TASK TO CARRY OUT →
In the records below, pick out all lines containing the word "even".

SOURCE DATA →
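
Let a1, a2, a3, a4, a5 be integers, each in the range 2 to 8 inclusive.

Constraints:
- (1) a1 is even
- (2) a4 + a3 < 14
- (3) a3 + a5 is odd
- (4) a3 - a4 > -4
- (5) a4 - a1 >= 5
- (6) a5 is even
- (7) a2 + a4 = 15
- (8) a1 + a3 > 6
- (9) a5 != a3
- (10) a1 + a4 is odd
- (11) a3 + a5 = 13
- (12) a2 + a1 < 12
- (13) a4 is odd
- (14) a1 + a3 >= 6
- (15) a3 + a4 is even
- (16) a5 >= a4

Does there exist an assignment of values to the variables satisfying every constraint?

One satisfying assignment is a1 = 2, a2 = 8, a3 = 5, a4 = 7, a5 = 8.
For the less obvious constraints — constraint 2: a4 + a3 = 12; constraint 4: a3 - a4 = -2; constraint 5: a4 - a1 = 5 — and the others hold by inspection.

Satisfiable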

EXERCISE RESULT →
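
- (1) a1 is even
- (6) a5 is even
- (15) a3 + a4 is even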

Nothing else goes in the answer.